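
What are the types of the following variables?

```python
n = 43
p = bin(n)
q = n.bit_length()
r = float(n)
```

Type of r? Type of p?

float() returns float; bin() returns str

float, str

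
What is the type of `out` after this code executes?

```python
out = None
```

None has type NoneType

NoneType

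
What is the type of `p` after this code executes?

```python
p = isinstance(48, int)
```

isinstance() returns bool

bool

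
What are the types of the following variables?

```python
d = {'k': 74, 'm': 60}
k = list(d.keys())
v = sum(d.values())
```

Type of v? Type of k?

sum of int values returns int; list(...) returns list

int, list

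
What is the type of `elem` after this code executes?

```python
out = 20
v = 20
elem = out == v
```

Equality comparison returns bool

bool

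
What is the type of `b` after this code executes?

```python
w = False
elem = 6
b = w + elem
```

bool + int returns int (False is 0, so 0 + 6 = 6)

int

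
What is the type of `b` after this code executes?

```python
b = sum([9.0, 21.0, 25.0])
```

sum() of floats returns float

float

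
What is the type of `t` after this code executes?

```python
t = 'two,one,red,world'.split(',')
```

str.split() returns list

list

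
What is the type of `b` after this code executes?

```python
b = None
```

None has type NoneType

NoneType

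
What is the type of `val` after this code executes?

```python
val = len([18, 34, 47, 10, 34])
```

len() always returns int

int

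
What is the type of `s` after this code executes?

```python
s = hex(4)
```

hex() returns str representation

str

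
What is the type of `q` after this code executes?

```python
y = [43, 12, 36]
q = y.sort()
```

list.sort() returns None (sorts in place)

NoneType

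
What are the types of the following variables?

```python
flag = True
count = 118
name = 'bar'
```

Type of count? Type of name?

count is int; name is str

int, str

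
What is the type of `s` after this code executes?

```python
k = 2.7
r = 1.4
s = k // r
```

float // float returns float (floor division preserves float type)

float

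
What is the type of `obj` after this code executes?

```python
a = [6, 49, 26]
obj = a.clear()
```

list.clear() returns None

NoneType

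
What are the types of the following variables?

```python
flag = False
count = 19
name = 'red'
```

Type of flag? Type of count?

flag is bool; count is int

bool, int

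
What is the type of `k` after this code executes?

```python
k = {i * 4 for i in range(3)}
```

A set comprehension {expr for x in iterable} produces a set

set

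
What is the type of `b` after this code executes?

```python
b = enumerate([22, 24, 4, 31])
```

enumerate() returns an enumerate iterator object

enumerate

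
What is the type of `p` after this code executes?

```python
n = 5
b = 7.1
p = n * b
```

int * float returns float (5 * 7.1 = 35.5)

float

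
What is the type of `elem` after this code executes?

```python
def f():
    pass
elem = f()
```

A function with no return statement returns None

NoneType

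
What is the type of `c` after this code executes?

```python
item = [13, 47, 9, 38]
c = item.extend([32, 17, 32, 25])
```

list.extend() returns None

NoneType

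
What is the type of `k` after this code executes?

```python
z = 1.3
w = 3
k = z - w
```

float - int returns float (1.3 - 3 = -1.7)

float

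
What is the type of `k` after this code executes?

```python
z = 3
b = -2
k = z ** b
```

int ** negative int returns float

float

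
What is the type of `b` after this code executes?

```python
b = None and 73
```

'and' returns first falsy value (None)

NoneType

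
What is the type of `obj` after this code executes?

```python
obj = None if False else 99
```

Ternary: condition is False, else branch (99) taken → int

int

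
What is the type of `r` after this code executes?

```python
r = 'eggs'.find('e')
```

str.find() returns int (index, or -1)

int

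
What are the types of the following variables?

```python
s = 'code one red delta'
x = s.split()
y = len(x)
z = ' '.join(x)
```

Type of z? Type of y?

str.join() returns str; len() returns int

str, int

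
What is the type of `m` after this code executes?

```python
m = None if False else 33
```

Ternary: condition is False, else branch (33) taken → int

int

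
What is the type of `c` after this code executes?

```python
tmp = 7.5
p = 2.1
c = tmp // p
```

float // float returns float (floor division preserves float type)

float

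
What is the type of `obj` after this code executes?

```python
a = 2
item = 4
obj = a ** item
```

int ** positive int returns int (2 ** 4 = 16)

int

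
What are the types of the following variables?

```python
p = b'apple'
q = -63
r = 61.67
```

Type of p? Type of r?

p is bytes; r is float

bytes, float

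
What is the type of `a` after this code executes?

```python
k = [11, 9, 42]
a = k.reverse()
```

list.reverse() returns None

NoneType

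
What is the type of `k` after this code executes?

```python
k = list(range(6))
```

list(range(...)) returns list

list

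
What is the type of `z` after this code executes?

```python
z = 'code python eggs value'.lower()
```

str.lower() returns str

str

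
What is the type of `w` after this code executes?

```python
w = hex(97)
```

hex() returns str representation

str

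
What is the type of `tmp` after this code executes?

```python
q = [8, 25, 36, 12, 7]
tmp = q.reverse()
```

list.reverse() returns None

NoneType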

### [WHAT IS BEING ASKED]
Say how many of the lines above include the string "eggs", and give no other words.

### [OUTPUT]
2